### RECORDS SUPPLIED

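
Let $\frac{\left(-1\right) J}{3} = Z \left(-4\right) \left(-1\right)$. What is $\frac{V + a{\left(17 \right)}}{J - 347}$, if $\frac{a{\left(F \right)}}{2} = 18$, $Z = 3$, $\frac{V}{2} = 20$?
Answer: $- \frac{76}{383} \approx -0.19843$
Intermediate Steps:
$V = 40$ ($V = 2 \cdot 20 = 40$)
$a{\left(F \right)} = 36$ ($a{\left(F \right)} = 2 \cdot 18 = 36$)
$J = -36$ ($J = - 3 \cdot 3 \left(-4\right) \left(-1\right) = - 3 \left(\left(-12\right) \left(-1\right)\right) = \left(-3\right) 12 = -36$)
$\frac{V + a{\left(17 \right)}}{J - 347} = \frac{40 + 36}{-36 - 347} = \frac{76}{-383} = 76 \left(- \frac{1}{383}\right) = - \frac{76}{383}$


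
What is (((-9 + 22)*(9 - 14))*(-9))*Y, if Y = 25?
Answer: 14625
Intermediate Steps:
(((-9 + 22)*(9 - 14))*(-9))*Y = (((-9 + 22)*(9 - 14))*(-9))*25 = ((13*(-5))*(-9))*25 = -65*(-9)*25 = 585*25 = 14625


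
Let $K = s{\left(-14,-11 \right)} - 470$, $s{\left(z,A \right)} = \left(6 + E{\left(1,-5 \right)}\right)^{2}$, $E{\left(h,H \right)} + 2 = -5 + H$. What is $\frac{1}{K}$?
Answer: $- \frac{1}{434} \approx -0.0023041$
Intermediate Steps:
$E{\left(h,H \right)} = -7 + H$ ($E{\left(h,H \right)} = -2 + \left(-5 + H\right) = -7 + H$)
$s{\left(z,A \right)} = 36$ ($s{\left(z,A \right)} = \left(6 - 12\right)^{2} = \left(-6\right)^{2} = 36$)
$K = -434$ ($K = 36 - 470 = -434$)
$\frac{1}{K} = \frac{1}{-434} = - \frac{1}{434}$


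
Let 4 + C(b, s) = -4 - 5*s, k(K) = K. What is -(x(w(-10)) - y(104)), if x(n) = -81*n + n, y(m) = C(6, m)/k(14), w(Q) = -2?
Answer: -1384/7 ≈ -197.71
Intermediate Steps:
C(b, s) = -8 - 5*s (C(b, s) = -4 + (-4 - 5*s) = -8 - 5*s)
y(m) = -4/7 - 5*m/14 (y(m) = (-8 - 5*m)/14 = (-8 - 5*m)*(1/14) = -4/7 - 5*m/14)
x(n) = -80*n
-(x(w(-10)) - y(104)) = -(-80*(-2) - (-4/7 - 5/14*104)) = -(160 - (-4/7 - 260/7)) = -(160 - 1*(-264/7)) = -(160 + 264/7) = -1*1384/7 = -1384/7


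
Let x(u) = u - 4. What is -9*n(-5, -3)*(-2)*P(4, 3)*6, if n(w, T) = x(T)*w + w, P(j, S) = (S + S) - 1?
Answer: 16200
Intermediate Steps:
x(u) = -4 + u
P(j, S) = -1 + 2*S (P(j, S) = 2*S - 1 = -1 + 2*S)
n(w, T) = w + w*(-4 + T) (n(w, T) = (-4 + T)*w + w = w*(-4 + T) + w = w + w*(-4 + T))
-9*n(-5, -3)*(-2)*P(4, 3)*6 = -9*-5*(-3 - 3)*(-2)*(-1 + 2*3)*6 = -9*-5*(-6)*(-2)*(-1 + 6)*6 = -9*30*(-2)*5*6 = -(-540)*5*6 = -9*(-300)*6 = 2700*6 = 16200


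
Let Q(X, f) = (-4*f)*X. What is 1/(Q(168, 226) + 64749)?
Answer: -1/87123 ≈ -1.1478e-5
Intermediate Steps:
Q(X, f) = -4*X*f
1/(Q(168, 226) + 64749) = 1/(-4*168*226 + 64749) = 1/(-151872 + 64749) = 1/(-87123) = -1/87123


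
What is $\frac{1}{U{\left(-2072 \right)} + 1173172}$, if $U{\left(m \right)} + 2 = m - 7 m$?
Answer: $\frac{1}{1185602} \approx 8.4345 \cdot 10^{-7}$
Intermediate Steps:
$U{\left(m \right)} = -2 - 6 m$ ($U{\left(m \right)} = -2 + \left(m - 7 m\right) = -2 - 6 m$)
$\frac{1}{U{\left(-2072 \right)} + 1173172} = \frac{1}{\left(-2 - -12432\right) + 1173172} = \frac{1}{\left(-2 + 12432\right) + 1173172} = \frac{1}{12430 + 1173172} = \frac{1}{1185602}$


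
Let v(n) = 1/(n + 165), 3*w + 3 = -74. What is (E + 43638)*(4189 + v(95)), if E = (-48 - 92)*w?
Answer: 25720790809/130 ≈ 1.9785e+8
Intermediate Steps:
w = -77/3 (w = -1 + (⅓)*(-74) = -1 - 74/3 = -77/3 ≈ -25.667)
E = 10780/3 (E = (-48 - 92)*(-77/3) = -140*(-77/3) = 10780/3 ≈ 3593.3)
v(n) = 1/(165 + n)
(E + 43638)*(4189 + v(95)) = (10780/3 + 43638)*(4189 + 1/(165 + 95)) = 141694*(4189 + 1/260)/3 = (141694/3)*(1089141/260) = 25720790809/130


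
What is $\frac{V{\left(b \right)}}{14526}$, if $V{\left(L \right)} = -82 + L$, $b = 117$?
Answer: $\frac{35}{14526} \approx 0.0024095$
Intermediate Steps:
$\frac{V{\left(b \right)}}{14526} = \frac{-82 + 117}{14526} = 35 \cdot \frac{1}{14526} = \frac{35}{14526}$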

### TASK PROMPT
Copy out the data in full, exactly.

### RESULT OF THE EXERCISE
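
Let $\frac{\left(-1\right) J}{3} = Z \left(-4\right) \left(-1\right)$. What is $\frac{V + a{\left(17 \right)}}{J - 347}$, if $\frac{a{\left(F \right)}}{2} = 18$, $Z = 3$, $\frac{V}{2} = 20$?
Answer: $- \frac{76}{383} \approx -0.19843$
Intermediate Steps:
$V = 40$ ($V = 2 \cdot 20 = 40$)
$a{\left(F \right)} = 36$ ($a{\left(F \right)} = 2 \cdot 18 = 36$)
$J = -36$ ($J = - 3 \cdot 3 \left(-4\right) \left(-1\right) = - 3 \left(\left(-12\right) \left(-1\right)\right) = \left(-3\right) 12 = -36$)
$\frac{V + a{\left(17 \right)}}{J - 347} = \frac{40 + 36}{-36 - 347} = \frac{76}{-383} = 76 \left(- \frac{1}{383}\right) = - \frac{76}{383}$


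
What is (((-9 + 22)*(9 - 14))*(-9))*Y, if Y = 25?
Answer: 14625
Intermediate Steps:
(((-9 + 22)*(9 - 14))*(-9))*Y = (((-9 + 22)*(9 - 14))*(-9))*25 = ((13*(-5))*(-9))*25 = -65*(-9)*25 = 585*25 = 14625


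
Let $K = s{\left(-14,-11 \right)} - 470$, $s{\left(z,A \right)} = \left(6 + E{\left(1,-5 \right)}\right)^{2}$, $E{\left(h,H \right)} + 2 = -5 + H$. What is $\frac{1}{K}$?
Answer: $- \frac{1}{434} \approx -0.0023041$
Intermediate Steps:
$E{\left(h,H \right)} = -7 + H$ ($E{\left(h,H \right)} = -2 + \left(-5 + H\right) = -7 + H$)
$s{\left(z,A \right)} = 36$ ($s{\left(z,A \right)} = \left(6 - 12\right)^{2} = \left(-6\right)^{2} = 36$)
$K = -434$ ($K = 36 - 470 = -434$)
$\frac{1}{K} = \frac{1}{-434} = - \frac{1}{434}$


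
Let 4 + C(b, s) = -4 - 5*s, k(K) = K. What is -(x(w(-10)) - y(104)), if x(n) = -81*n + n, y(m) = C(6, m)/k(14), w(Q) = -2?
Answer: -1384/7 ≈ -197.71
Intermediate Steps:
C(b, s) = -8 - 5*s (C(b, s) = -4 + (-4 - 5*s) = -8 - 5*s)
y(m) = -4/7 - 5*m/14 (y(m) = (-8 - 5*m)/14 = (-8 - 5*m)*(1/14) = -4/7 - 5*m/14)
x(n) = -80*n
-(x(w(-10)) - y(104)) = -(-80*(-2) - (-4/7 - 5/14*104)) = -(160 - (-4/7 - 260/7)) = -(160 - 1*(-264/7)) = -(160 + 264/7) = -1*1384/7 = -1384/7


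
Let x(u) = u - 4. What is -9*n(-5, -3)*(-2)*P(4, 3)*6, if n(w, T) = x(T)*w + w, P(j, S) = (S + S) - 1?
Answer: 16200
Intermediate Steps:
x(u) = -4 + u
P(j, S) = -1 + 2*S (P(j, S) = 2*S - 1 = -1 + 2*S)
n(w, T) = w + w*(-4 + T) (n(w, T) = (-4 + T)*w + w = w*(-4 + T) + w = w + w*(-4 + T))
-9*n(-5, -3)*(-2)*P(4, 3)*6 = -9*-5*(-3 - 3)*(-2)*(-1 + 2*3)*6 = -9*-5*(-6)*(-2)*(-1 + 6)*6 = -9*30*(-2)*5*6 = -(-540)*5*6 = -9*(-300)*6 = 2700*6 = 16200


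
Let Q(X, f) = (-4*f)*X. What is 1/(Q(168, 226) + 64749)?
Answer: -1/87123 ≈ -1.1478e-5
Intermediate Steps:
Q(X, f) = -4*X*f
1/(Q(168, 226) + 64749) = 1/(-4*168*226 + 64749) = 1/(-151872 + 64749) = 1/(-87123) = -1/87123


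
What is $\frac{1}{U{\left(-2072 \right)} + 1173172}$, if $U{\left(m \right)} + 2 = m - 7 m$?
Answer: $\frac{1}{1185602} \approx 8.4345 \cdot 10^{-7}$
Intermediate Steps:
$U{\left(m \right)} = -2 - 6 m$ ($U{\left(m \right)} = -2 + \left(m - 7 m\right) = -2 - 6 m$)
$\frac{1}{U{\left(-2072 \right)} + 1173172} = \frac{1}{\left(-2 - -12432\right) + 1173172} = \frac{1}{\left(-2 + 12432\right) + 1173172} = \frac{1}{12430 + 1173172} = \frac{1}{1185602}$


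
Let v(n) = 1/(n + 165), 3*w + 3 = -74. What is (E + 43638)*(4189 + v(95)), if E = (-48 - 92)*w?
Answer: 25720790809/130 ≈ 1.9785e+8
Intermediate Steps:
w = -77/3 (w = -1 + (⅓)*(-74) = -1 - 74/3 = -77/3 ≈ -25.667)
E = 10780/3 (E = (-48 - 92)*(-77/3) = -140*(-77/3) = 10780/3 ≈ 3593.3)
v(n) = 1/(165 + n)
(E + 43638)*(4189 + v(95)) = (10780/3 + 43638)*(4189 + 1/(165 + 95)) = 141694*(4189 + 1/260)/3 = (141694/3)*(1089141/260) = 25720790809/130


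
What is $\frac{V{\left(b \right)}}{14526}$, if $V{\left(L \right)} = -82 + L$, $b = 117$?
Answer: $\frac{35}{14526} \approx 0.0024095$
Intermediate Steps:
$\frac{V{\left(b \right)}}{14526} = \frac{-82 + 117}{14526} = 35 \cdot \frac{1}{14526} = \frac{35}{14526}$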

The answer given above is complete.